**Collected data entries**
***

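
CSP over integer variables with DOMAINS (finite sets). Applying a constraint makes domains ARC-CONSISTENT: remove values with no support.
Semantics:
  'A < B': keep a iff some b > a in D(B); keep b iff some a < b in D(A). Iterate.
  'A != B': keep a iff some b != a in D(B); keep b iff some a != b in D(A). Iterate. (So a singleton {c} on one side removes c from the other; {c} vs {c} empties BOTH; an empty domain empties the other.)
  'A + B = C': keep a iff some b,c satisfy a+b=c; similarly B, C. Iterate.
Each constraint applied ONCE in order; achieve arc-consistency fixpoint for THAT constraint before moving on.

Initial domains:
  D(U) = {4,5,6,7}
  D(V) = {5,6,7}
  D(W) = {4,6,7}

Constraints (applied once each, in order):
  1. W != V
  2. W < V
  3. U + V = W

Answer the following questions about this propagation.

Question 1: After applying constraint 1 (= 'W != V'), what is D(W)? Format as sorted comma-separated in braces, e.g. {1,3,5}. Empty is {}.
Answer: {4,6,7}

Derivation:
Constraint 1 (W != V) on D(W)={4,6,7} D(V)={5,6,7}: no change
So after constraint 1: D(W) = {4,6,7}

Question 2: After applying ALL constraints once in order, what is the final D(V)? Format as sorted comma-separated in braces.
Answer: {}

Derivation:
Constraint 1 (W != V) on D(W)={4,6,7} D(V)={5,6,7}: no change
Constraint 2 (W < V) on D(W)={4,6,7} D(V)={5,6,7}: W {4,6,7}->{4,6}
Constraint 3 (U + V = W) on D(U)={4,5,6,7} D(V)={5,6,7} D(W)={4,6}: U {4,5,6,7}->{}; V {5,6,7}->{}; W {4,6}->{}
So after all 3 constraints: D(V) = {}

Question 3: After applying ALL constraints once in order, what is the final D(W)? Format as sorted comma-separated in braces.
Answer: {}

Derivation:
Constraint 1 (W != V) on D(W)={4,6,7} D(V)={5,6,7}: no change
Constraint 2 (W < V) on D(W)={4,6,7} D(V)={5,6,7}: W {4,6,7}->{4,6}
Constraint 3 (U + V = W) on D(U)={4,5,6,7} D(V)={5,6,7} D(W)={4,6}: U {4,5,6,7}->{}; V {5,6,7}->{}; W {4,6}->{}
So after all 3 constraints: D(W) = {}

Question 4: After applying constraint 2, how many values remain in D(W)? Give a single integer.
Answer: 2

Derivation:
Constraint 1 (W != V) on D(W)={4,6,7} D(V)={5,6,7}: no change
Constraint 2 (W < V) on D(W)={4,6,7} D(V)={5,6,7}: W {4,6,7}->{4,6}
So after constraint 2: D(W)={4,6}, size = 2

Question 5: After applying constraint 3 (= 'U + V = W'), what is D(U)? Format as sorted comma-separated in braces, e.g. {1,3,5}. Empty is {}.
Constraint 1 (W != V) on D(W)={4,6,7} D(V)={5,6,7}: no change
Constraint 2 (W < V) on D(W)={4,6,7} D(V)={5,6,7}: W {4,6,7}->{4,6}
Constraint 3 (U + V = W) on D(U)={4,5,6,7} D(V)={5,6,7} D(W)={4,6}: U {4,5,6,7}->{}; V {5,6,7}->{}; W {4,6}->{}
So after constraint 3: D(U) = {}

Answer: {}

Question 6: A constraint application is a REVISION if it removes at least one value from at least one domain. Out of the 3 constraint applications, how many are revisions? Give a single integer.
Answer: 2

Derivation:
Constraint 1 (W != V) on D(W)={4,6,7} D(V)={5,6,7}: no change => not a revision
Constraint 2 (W < V) on D(W)={4,6,7} D(V)={5,6,7}: W {4,6,7}->{4,6} => REVISION
Constraint 3 (U + V = W) on D(U)={4,5,6,7} D(V)={5,6,7} D(W)={4,6}: U {4,5,6,7}->{}; V {5,6,7}->{}; W {4,6}->{} => REVISION
Total revisions = 2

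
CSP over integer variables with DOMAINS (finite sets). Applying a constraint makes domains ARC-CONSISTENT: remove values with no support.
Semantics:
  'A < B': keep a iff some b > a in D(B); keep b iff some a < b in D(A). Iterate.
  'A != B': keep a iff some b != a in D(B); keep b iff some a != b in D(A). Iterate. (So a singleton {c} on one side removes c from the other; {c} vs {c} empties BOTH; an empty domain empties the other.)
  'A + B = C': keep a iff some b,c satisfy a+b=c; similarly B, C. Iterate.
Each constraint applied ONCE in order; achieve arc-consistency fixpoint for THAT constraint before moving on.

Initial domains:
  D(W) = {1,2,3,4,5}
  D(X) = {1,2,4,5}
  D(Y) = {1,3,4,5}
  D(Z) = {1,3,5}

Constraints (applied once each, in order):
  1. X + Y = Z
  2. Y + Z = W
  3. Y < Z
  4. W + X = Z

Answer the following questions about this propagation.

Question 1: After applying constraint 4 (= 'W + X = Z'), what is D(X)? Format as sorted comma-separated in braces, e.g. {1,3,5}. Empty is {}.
Answer: {}

Derivation:
Constraint 1 (X + Y = Z) on D(X)={1,2,4,5} D(Y)={1,3,4,5} D(Z)={1,3,5}: X {1,2,4,5}->{1,2,4}; Y {1,3,4,5}->{1,3,4}; Z {1,3,5}->{3,5}
Constraint 2 (Y + Z = W) on D(Y)={1,3,4} D(Z)={3,5} D(W)={1,2,3,4,5}: Y {1,3,4}->{1}; Z {3,5}->{3}; W {1,2,3,4,5}->{4}
Constraint 3 (Y < Z) on D(Y)={1} D(Z)={3}: no change
Constraint 4 (W + X = Z) on D(W)={4} D(X)={1,2,4} D(Z)={3}: W {4}->{}; X {1,2,4}->{}; Z {3}->{}
So after constraint 4: D(X) = {}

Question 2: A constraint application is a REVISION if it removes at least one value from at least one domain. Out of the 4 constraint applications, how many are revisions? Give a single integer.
Constraint 1 (X + Y = Z) on D(X)={1,2,4,5} D(Y)={1,3,4,5} D(Z)={1,3,5}: X {1,2,4,5}->{1,2,4}; Y {1,3,4,5}->{1,3,4}; Z {1,3,5}->{3,5} => REVISION
Constraint 2 (Y + Z = W) on D(Y)={1,3,4} D(Z)={3,5} D(W)={1,2,3,4,5}: Y {1,3,4}->{1}; Z {3,5}->{3}; W {1,2,3,4,5}->{4} => REVISION
Constraint 3 (Y < Z) on D(Y)={1} D(Z)={3}: no change => not a revision
Constraint 4 (W + X = Z) on D(W)={4} D(X)={1,2,4} D(Z)={3}: W {4}->{}; X {1,2,4}->{}; Z {3}->{} => REVISION
Total revisions = 3

Answer: 3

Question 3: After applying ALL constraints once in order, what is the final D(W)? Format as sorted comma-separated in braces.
Answer: {}

Derivation:
Constraint 1 (X + Y = Z) on D(X)={1,2,4,5} D(Y)={1,3,4,5} D(Z)={1,3,5}: X {1,2,4,5}->{1,2,4}; Y {1,3,4,5}->{1,3,4}; Z {1,3,5}->{3,5}
Constraint 2 (Y + Z = W) on D(Y)={1,3,4} D(Z)={3,5} D(W)={1,2,3,4,5}: Y {1,3,4}->{1}; Z {3,5}->{3}; W {1,2,3,4,5}->{4}
Constraint 3 (Y < Z) on D(Y)={1} D(Z)={3}: no change
Constraint 4 (W + X = Z) on D(W)={4} D(X)={1,2,4} D(Z)={3}: W {4}->{}; X {1,2,4}->{}; Z {3}->{}
So after all 4 constraints: D(W) = {}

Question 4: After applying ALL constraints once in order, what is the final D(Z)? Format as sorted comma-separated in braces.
Constraint 1 (X + Y = Z) on D(X)={1,2,4,5} D(Y)={1,3,4,5} D(Z)={1,3,5}: X {1,2,4,5}->{1,2,4}; Y {1,3,4,5}->{1,3,4}; Z {1,3,5}->{3,5}
Constraint 2 (Y + Z = W) on D(Y)={1,3,4} D(Z)={3,5} D(W)={1,2,3,4,5}: Y {1,3,4}->{1}; Z {3,5}->{3}; W {1,2,3,4,5}->{4}
Constraint 3 (Y < Z) on D(Y)={1} D(Z)={3}: no change
Constraint 4 (W + X = Z) on D(W)={4} D(X)={1,2,4} D(Z)={3}: W {4}->{}; X {1,2,4}->{}; Z {3}->{}
So after all 4 constraints: D(Z) = {}

Answer: {}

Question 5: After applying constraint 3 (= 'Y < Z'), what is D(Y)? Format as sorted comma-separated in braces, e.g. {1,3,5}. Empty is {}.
Answer: {1}

Derivation:
Constraint 1 (X + Y = Z) on D(X)={1,2,4,5} D(Y)={1,3,4,5} D(Z)={1,3,5}: X {1,2,4,5}->{1,2,4}; Y {1,3,4,5}->{1,3,4}; Z {1,3,5}->{3,5}
Constraint 2 (Y + Z = W) on D(Y)={1,3,4} D(Z)={3,5} D(W)={1,2,3,4,5}: Y {1,3,4}->{1}; Z {3,5}->{3}; W {1,2,3,4,5}->{4}
Constraint 3 (Y < Z) on D(Y)={1} D(Z)={3}: no change
So after constraint 3: D(Y) = {1}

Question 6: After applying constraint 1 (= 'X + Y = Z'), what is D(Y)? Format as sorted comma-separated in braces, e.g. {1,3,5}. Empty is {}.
Constraint 1 (X + Y = Z) on D(X)={1,2,4,5} D(Y)={1,3,4,5} D(Z)={1,3,5}: X {1,2,4,5}->{1,2,4}; Y {1,3,4,5}->{1,3,4}; Z {1,3,5}->{3,5}
So after constraint 1: D(Y) = {1,3,4}

Answer: {1,3,4}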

***

**Work to be completed**
The line with "Question 4: After applying ALL" and every line after it up to the end of the entries: output those exactly, and only those.

**Solution**
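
Question 4: After applying ALL constraints once in order, what is the final D(Z)? Format as sorted comma-separated in braces.
Constraint 1 (X + Y = Z) on D(X)={1,2,4,5} D(Y)={1,3,4,5} D(Z)={1,3,5}: X {1,2,4,5}->{1,2,4}; Y {1,3,4,5}->{1,3,4}; Z {1,3,5}->{3,5}
Constraint 2 (Y + Z = W) on D(Y)={1,3,4} D(Z)={3,5} D(W)={1,2,3,4,5}: Y {1,3,4}->{1}; Z {3,5}->{3}; W {1,2,3,4,5}->{4}
Constraint 3 (Y < Z) on D(Y)={1} D(Z)={3}: no change
Constraint 4 (W + X = Z) on D(W)={4} D(X)={1,2,4} D(Z)={3}: W {4}->{}; X {1,2,4}->{}; Z {3}->{}
So after all 4 constraints: D(Z) = {}

Answer: {}

Question 5: After applying constraint 3 (= 'Y < Z'), what is D(Y)? Format as sorted comma-separated in braces, e.g. {1,3,5}. Empty is {}.
Answer: {1}

Derivation:
Constraint 1 (X + Y = Z) on D(X)={1,2,4,5} D(Y)={1,3,4,5} D(Z)={1,3,5}: X {1,2,4,5}->{1,2,4}; Y {1,3,4,5}->{1,3,4}; Z {1,3,5}->{3,5}
Constraint 2 (Y + Z = W) on D(Y)={1,3,4} D(Z)={3,5} D(W)={1,2,3,4,5}: Y {1,3,4}->{1}; Z {3,5}->{3}; W {1,2,3,4,5}->{4}
Constraint 3 (Y < Z) on D(Y)={1} D(Z)={3}: no change
So after constraint 3: D(Y) = {1}

Question 6: After applying constraint 1 (= 'X + Y = Z'), what is D(Y)? Format as sorted comma-separated in braces, e.g. {1,3,5}. Empty is {}.
Constraint 1 (X + Y = Z) on D(X)={1,2,4,5} D(Y)={1,3,4,5} D(Z)={1,3,5}: X {1,2,4,5}->{1,2,4}; Y {1,3,4,5}->{1,3,4}; Z {1,3,5}->{3,5}
So after constraint 1: D(Y) = {1,3,4}

Answer: {1,3,4}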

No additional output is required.